* [EXERCISE DIRECTIONS]: Search the material below for the word "base" and copy every line in which it occurs.
╭─ ENTRIES PROVIDED
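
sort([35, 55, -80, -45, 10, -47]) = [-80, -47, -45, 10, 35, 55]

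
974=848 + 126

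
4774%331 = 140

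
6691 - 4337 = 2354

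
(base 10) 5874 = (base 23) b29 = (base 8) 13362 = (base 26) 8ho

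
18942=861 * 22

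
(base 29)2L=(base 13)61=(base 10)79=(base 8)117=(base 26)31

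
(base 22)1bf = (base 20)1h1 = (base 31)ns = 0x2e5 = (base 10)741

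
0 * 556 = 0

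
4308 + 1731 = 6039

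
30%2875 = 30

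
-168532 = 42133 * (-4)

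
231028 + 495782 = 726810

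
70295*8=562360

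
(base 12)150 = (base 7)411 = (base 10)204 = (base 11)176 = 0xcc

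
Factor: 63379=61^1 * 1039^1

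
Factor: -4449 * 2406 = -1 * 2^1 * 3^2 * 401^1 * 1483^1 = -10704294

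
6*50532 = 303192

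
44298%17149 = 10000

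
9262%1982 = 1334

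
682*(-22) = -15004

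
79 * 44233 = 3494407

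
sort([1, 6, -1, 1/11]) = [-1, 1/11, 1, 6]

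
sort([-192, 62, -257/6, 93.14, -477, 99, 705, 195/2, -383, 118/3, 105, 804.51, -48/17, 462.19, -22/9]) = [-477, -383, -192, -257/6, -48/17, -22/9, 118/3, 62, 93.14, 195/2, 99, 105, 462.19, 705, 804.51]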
╰─
* [WRITTEN SOLUTION]:
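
(base 10) 5874 = (base 23) b29 = (base 8) 13362 = (base 26) 8ho
(base 29)2L=(base 13)61=(base 10)79=(base 8)117=(base 26)31
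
(base 22)1bf = (base 20)1h1 = (base 31)ns = 0x2e5 = (base 10)741
(base 12)150 = (base 7)411 = (base 10)204 = (base 11)176 = 0xcc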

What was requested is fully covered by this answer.